> [Data records]:
========================================

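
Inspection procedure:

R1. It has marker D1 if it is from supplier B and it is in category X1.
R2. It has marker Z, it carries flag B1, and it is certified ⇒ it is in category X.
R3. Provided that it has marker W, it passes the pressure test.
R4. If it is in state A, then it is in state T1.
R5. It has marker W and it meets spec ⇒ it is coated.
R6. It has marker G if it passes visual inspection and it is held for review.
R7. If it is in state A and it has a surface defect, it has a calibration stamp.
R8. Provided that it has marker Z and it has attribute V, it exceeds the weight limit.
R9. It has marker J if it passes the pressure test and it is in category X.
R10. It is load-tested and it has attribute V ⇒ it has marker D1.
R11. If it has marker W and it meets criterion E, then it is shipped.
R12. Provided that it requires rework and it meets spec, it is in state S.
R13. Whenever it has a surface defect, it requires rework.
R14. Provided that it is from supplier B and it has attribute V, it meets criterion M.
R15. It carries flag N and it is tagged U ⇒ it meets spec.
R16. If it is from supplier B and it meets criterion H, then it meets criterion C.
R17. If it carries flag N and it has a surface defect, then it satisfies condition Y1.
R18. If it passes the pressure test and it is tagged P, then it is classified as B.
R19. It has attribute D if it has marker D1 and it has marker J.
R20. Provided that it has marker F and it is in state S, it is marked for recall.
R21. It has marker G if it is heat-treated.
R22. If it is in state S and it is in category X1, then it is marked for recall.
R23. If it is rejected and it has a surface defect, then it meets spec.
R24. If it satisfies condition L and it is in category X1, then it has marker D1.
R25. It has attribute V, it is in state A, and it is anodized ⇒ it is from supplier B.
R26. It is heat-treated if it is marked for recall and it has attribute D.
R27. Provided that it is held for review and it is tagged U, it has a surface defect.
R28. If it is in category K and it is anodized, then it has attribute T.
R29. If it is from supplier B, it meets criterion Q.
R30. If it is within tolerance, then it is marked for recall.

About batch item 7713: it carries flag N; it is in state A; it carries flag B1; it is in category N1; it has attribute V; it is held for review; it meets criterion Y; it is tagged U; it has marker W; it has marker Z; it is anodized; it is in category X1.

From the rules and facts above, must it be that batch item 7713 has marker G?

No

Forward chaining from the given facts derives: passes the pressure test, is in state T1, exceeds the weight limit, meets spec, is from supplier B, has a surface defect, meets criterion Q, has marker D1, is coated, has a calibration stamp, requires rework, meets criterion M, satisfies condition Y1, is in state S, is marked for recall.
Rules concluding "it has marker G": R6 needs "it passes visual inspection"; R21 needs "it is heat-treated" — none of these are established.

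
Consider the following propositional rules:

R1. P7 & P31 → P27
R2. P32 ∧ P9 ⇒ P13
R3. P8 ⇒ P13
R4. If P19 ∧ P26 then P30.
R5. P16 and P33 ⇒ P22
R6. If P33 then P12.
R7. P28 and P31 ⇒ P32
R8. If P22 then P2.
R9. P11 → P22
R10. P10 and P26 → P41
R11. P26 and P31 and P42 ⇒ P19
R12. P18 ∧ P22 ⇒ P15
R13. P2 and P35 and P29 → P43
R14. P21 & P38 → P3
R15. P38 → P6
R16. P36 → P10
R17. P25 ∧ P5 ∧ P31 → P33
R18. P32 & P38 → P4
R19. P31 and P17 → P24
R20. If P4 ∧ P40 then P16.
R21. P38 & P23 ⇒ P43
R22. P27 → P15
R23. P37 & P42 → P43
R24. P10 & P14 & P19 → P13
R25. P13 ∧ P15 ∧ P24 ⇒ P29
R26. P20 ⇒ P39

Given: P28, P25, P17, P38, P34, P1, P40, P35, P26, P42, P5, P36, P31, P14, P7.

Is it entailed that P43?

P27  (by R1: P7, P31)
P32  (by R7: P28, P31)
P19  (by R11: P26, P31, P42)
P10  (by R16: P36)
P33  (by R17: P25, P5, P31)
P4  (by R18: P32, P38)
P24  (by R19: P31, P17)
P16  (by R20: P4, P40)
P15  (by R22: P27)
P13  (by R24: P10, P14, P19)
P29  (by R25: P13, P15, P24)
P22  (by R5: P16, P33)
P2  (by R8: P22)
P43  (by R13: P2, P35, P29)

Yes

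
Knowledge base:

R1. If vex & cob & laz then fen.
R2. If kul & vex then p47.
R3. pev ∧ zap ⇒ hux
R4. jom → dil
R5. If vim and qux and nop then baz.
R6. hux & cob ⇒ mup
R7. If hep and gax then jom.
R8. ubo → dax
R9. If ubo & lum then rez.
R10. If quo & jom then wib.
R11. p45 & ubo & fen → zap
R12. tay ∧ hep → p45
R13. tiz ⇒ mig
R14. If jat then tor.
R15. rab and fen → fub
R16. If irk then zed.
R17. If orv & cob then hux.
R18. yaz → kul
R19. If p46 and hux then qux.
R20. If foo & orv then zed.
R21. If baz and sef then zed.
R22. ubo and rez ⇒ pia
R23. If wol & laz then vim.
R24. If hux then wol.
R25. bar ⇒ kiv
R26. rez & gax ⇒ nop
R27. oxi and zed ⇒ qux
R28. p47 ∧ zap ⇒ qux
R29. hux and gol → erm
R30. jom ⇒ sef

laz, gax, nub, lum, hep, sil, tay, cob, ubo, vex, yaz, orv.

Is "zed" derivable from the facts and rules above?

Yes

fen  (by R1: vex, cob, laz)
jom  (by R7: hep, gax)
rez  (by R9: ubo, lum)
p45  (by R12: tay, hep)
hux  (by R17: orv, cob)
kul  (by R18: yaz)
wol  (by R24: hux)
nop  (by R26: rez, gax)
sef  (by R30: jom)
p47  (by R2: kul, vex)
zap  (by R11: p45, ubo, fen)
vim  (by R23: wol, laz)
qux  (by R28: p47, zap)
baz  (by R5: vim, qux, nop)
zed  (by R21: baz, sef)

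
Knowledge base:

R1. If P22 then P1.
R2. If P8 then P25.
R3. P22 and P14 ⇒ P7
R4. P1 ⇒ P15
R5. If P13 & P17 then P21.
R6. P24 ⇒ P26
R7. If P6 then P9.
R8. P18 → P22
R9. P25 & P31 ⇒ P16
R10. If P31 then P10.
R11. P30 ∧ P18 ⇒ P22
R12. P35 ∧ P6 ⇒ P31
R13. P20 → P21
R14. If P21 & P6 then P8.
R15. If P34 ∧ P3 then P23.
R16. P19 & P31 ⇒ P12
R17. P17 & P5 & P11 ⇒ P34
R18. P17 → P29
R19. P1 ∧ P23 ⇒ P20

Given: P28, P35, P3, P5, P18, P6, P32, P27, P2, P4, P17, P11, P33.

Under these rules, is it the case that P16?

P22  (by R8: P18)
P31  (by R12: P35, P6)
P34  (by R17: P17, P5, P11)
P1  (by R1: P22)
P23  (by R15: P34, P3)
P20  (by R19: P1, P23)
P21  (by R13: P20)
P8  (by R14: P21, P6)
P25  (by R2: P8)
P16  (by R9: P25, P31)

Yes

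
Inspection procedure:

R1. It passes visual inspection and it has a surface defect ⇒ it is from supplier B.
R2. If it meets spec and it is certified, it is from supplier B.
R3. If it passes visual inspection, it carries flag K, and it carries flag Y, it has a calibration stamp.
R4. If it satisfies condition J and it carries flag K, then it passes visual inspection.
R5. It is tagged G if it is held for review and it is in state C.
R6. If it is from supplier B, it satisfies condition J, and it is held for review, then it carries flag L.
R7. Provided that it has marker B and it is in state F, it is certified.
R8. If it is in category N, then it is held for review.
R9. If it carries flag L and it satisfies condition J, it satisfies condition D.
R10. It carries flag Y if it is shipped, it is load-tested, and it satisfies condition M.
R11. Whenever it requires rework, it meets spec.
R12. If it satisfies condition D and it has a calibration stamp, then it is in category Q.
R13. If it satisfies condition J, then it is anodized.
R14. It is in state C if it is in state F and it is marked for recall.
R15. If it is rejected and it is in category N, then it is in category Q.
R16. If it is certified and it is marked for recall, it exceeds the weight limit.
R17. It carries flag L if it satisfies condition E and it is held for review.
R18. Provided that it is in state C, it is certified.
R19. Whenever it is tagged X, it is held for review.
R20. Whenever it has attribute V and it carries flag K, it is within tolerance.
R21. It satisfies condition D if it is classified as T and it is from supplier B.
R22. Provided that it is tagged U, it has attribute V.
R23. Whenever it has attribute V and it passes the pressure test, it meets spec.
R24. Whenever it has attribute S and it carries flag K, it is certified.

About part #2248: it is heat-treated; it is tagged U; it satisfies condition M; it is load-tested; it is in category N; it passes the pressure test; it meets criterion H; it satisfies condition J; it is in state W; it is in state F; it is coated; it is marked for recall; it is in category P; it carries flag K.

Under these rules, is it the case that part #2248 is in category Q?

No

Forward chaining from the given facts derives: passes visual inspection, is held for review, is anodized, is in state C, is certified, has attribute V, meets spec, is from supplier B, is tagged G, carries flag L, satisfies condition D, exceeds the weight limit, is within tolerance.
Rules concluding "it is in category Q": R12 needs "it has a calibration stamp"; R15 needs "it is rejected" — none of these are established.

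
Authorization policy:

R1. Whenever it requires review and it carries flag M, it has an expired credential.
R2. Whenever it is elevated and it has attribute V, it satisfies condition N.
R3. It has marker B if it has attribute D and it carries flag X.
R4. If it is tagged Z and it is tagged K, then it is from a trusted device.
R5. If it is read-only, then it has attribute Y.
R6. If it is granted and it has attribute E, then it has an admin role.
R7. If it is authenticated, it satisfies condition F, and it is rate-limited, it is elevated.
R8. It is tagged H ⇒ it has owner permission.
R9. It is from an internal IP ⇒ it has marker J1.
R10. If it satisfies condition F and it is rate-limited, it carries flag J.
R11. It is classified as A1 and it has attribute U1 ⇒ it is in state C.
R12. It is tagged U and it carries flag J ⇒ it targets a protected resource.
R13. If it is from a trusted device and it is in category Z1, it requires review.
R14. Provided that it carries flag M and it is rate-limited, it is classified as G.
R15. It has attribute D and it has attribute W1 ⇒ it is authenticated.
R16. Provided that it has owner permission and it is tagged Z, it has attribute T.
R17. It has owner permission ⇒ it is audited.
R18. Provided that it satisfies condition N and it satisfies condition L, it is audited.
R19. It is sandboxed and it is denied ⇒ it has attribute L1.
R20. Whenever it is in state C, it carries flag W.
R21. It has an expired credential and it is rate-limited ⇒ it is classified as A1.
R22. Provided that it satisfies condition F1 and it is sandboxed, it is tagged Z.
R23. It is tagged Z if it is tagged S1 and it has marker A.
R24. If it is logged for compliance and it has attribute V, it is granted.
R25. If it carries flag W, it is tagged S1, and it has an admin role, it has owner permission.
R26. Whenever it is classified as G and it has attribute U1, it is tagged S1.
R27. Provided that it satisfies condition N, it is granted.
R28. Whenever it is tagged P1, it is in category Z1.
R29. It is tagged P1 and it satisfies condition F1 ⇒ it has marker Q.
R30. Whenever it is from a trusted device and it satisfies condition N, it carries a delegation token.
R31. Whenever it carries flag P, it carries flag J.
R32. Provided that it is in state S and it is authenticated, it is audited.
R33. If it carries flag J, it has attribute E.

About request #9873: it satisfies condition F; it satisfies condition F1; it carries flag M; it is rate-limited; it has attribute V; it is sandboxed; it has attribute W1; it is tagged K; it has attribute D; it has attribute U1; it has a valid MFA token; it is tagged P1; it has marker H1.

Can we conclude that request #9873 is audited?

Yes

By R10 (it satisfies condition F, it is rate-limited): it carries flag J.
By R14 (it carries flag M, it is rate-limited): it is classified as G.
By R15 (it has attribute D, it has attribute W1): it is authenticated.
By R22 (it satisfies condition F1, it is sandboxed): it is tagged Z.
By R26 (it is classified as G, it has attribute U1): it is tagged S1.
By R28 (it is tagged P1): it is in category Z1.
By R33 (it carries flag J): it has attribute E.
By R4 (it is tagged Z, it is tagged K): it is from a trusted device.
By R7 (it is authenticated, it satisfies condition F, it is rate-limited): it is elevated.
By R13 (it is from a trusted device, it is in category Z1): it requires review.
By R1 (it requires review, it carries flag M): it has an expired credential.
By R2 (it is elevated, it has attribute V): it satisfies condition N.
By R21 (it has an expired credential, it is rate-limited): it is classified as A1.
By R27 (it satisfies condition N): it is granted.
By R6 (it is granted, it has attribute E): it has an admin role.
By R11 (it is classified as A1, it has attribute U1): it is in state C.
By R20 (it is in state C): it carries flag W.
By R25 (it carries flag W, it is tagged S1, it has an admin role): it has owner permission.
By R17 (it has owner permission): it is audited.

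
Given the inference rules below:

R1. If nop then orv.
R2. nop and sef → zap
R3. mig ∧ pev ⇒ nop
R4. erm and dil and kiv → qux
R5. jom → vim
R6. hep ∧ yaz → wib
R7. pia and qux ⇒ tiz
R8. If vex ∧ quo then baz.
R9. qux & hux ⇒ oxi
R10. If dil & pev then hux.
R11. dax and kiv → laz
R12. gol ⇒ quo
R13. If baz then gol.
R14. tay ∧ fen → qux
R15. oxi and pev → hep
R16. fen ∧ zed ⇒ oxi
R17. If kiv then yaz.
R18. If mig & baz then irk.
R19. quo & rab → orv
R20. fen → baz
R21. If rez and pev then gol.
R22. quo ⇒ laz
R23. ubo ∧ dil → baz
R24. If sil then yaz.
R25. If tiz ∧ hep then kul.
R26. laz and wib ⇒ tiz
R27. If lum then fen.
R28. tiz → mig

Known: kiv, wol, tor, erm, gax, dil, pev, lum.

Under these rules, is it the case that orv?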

========================================

> [Brief]: Return the span of lines in the data above that opens at the line with "R6. hep ∧ yaz → wib" and closes at the line with "R19. quo & rab → orv", exactly, ends included, nothing else.

> [Completed task]:
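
R6. hep ∧ yaz → wib
R7. pia and qux ⇒ tiz
R8. If vex ∧ quo then baz.
R9. qux & hux ⇒ oxi
R10. If dil & pev then hux.
R11. dax and kiv → laz
R12. gol ⇒ quo
R13. If baz then gol.
R14. tay ∧ fen → qux
R15. oxi and pev → hep
R16. fen ∧ zed ⇒ oxi
R17. If kiv then yaz.
R18. If mig & baz then irk.
R19. quo & rab → orv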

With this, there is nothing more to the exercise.